▸ **WHAT IS REQUIRED**
The data must be copied over exactly and in full.

Collected data:
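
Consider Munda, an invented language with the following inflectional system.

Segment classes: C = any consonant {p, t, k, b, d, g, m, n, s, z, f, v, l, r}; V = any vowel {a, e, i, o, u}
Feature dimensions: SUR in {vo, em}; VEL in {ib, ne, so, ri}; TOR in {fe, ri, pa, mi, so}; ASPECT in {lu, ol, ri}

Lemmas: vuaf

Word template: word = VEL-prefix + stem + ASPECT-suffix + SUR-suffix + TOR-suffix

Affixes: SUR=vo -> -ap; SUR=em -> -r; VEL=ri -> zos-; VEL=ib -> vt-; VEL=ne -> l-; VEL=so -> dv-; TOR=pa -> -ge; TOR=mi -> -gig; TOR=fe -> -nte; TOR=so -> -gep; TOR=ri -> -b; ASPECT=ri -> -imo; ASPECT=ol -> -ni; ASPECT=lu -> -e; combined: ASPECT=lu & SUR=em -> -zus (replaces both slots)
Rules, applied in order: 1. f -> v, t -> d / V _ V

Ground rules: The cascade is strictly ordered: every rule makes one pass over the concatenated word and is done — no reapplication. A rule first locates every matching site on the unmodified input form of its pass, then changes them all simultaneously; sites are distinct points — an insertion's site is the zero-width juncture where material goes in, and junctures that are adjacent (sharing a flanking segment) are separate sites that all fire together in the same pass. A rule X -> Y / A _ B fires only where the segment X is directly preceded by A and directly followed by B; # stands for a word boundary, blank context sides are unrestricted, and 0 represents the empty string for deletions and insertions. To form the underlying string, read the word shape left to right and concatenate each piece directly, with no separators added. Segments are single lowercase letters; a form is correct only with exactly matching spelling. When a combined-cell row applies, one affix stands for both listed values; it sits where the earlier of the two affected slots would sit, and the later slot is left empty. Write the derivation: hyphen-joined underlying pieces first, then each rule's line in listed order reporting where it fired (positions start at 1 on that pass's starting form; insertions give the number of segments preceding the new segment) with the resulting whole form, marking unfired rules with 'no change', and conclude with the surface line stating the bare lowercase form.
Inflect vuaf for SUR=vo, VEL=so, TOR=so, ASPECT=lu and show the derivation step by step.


underlying: dv-vuaf-e-ap-gep
1. f -> v, t -> d / V _ V: fires at position(s) 6: dvvuaveapgep
surface: dvvuaveapgep


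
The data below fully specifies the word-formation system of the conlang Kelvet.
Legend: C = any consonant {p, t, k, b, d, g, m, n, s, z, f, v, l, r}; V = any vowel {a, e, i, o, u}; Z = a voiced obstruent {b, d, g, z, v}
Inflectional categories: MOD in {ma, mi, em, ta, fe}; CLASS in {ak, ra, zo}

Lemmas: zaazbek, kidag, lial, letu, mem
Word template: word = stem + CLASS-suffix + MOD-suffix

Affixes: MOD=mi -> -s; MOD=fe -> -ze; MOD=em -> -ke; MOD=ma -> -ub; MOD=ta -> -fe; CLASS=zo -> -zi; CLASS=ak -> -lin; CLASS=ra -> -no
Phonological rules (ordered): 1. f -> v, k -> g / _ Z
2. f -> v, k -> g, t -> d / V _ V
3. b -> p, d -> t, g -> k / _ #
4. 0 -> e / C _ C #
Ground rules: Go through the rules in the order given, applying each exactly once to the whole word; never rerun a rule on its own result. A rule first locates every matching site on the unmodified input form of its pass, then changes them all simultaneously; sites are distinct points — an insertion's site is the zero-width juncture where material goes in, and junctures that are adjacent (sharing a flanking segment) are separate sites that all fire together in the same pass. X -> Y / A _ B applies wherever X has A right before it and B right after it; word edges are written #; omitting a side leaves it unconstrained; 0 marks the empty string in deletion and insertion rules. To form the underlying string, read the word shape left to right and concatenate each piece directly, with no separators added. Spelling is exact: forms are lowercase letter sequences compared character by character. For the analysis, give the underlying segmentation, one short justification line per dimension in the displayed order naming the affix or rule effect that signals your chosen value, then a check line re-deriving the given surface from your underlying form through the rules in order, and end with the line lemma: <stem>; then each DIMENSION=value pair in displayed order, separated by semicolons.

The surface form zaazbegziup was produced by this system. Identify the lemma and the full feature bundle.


underlying: zaazbek-zi-ub
MOD=ma - signalled by the affix -ub
CLASS=zo - signalled by the affix -zi
check: zaazbekziub -> zaazbegziub -> zaazbegziub -> zaazbegziup -> zaazbegziup
lemma: zaazbek; MOD=ma; CLASS=zo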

▸ **TASK OUTPUT**
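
Consider Munda, an invented language with the following inflectional system.

Segment classes: C = any consonant {p, t, k, b, d, g, m, n, s, z, f, v, l, r}; V = any vowel {a, e, i, o, u}
Feature dimensions: SUR in {vo, em}; VEL in {ib, ne, so, ri}; TOR in {fe, ri, pa, mi, so}; ASPECT in {lu, ol, ri}

Lemmas: vuaf

Word template: word = VEL-prefix + stem + ASPECT-suffix + SUR-suffix + TOR-suffix

Affixes: SUR=vo -> -ap; SUR=em -> -r; VEL=ri -> zos-; VEL=ib -> vt-; VEL=ne -> l-; VEL=so -> dv-; TOR=pa -> -ge; TOR=mi -> -gig; TOR=fe -> -nte; TOR=so -> -gep; TOR=ri -> -b; ASPECT=ri -> -imo; ASPECT=ol -> -ni; ASPECT=lu -> -e; combined: ASPECT=lu & SUR=em -> -zus (replaces both slots)
Rules, applied in order: 1. f -> v, t -> d / V _ V

Ground rules: The cascade is strictly ordered: every rule makes one pass over the concatenated word and is done — no reapplication. A rule first locates every matching site on the unmodified input form of its pass, then changes them all simultaneously; sites are distinct points — an insertion's site is the zero-width juncture where material goes in, and junctures that are adjacent (sharing a flanking segment) are separate sites that all fire together in the same pass. A rule X -> Y / A _ B fires only where the segment X is directly preceded by A and directly followed by B; # stands for a word boundary, blank context sides are unrestricted, and 0 represents the empty string for deletions and insertions. To form the underlying string, read the word shape left to right and concatenate each piece directly, with no separators added. Segments are single lowercase letters; a form is correct only with exactly matching spelling. When a combined-cell row applies, one affix stands for both listed values; it sits where the earlier of the two affected slots would sit, and the later slot is left empty. Write the derivation: hyphen-joined underlying pieces first, then each rule's line in listed order reporting where it fired (positions start at 1 on that pass's starting form; insertions give the number of segments preceding the new segment) with the resulting whole form, marking unfired rules with 'no change', and conclude with the surface line stating the bare lowercase form.
Inflect vuaf for SUR=vo, VEL=so, TOR=so, ASPECT=lu and show the derivation step by step.


underlying: dv-vuaf-e-ap-gep
1. f -> v, t -> d / V _ V: fires at position(s) 6: dvvuaveapgep
surface: dvvuaveapgep


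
The data below fully specifies the word-formation system of the conlang Kelvet.
Legend: C = any consonant {p, t, k, b, d, g, m, n, s, z, f, v, l, r}; V = any vowel {a, e, i, o, u}; Z = a voiced obstruent {b, d, g, z, v}
Inflectional categories: MOD in {ma, mi, em, ta, fe}; CLASS in {ak, ra, zo}

Lemmas: zaazbek, kidag, lial, letu, mem
Word template: word = stem + CLASS-suffix + MOD-suffix

Affixes: MOD=mi -> -s; MOD=fe -> -ze; MOD=em -> -ke; MOD=ma -> -ub; MOD=ta -> -fe; CLASS=zo -> -zi; CLASS=ak -> -lin; CLASS=ra -> -no
Phonological rules (ordered): 1. f -> v, k -> g / _ Z
2. f -> v, k -> g, t -> d / V _ V
3. b -> p, d -> t, g -> k / _ #
4. 0 -> e / C _ C #
Ground rules: Go through the rules in the order given, applying each exactly once to the whole word; never rerun a rule on its own result. A rule first locates every matching site on the unmodified input form of its pass, then changes them all simultaneously; sites are distinct points — an insertion's site is the zero-width juncture where material goes in, and junctures that are adjacent (sharing a flanking segment) are separate sites that all fire together in the same pass. X -> Y / A _ B applies wherever X has A right before it and B right after it; word edges are written #; omitting a side leaves it unconstrained; 0 marks the empty string in deletion and insertion rules. To form the underlying string, read the word shape left to right and concatenate each piece directly, with no separators added. Spelling is exact: forms are lowercase letter sequences compared character by character. For the analysis, give the underlying segmentation, one short justification line per dimension in the displayed order naming the affix or rule effect that signals your chosen value, then a check line re-deriving the given surface from your underlying form through the rules in order, and end with the line lemma: <stem>; then each DIMENSION=value pair in displayed order, separated by semicolons.

The surface form zaazbegziup was produced by this system. Identify the lemma and the full feature bundle.


underlying: zaazbek-zi-ub
MOD=ma - signalled by the affix -ub
CLASS=zo - signalled by the affix -zi
check: zaazbekziub -> zaazbegziub -> zaazbegziub -> zaazbegziup -> zaazbegziup
lemma: zaazbek; MOD=ma; CLASS=zo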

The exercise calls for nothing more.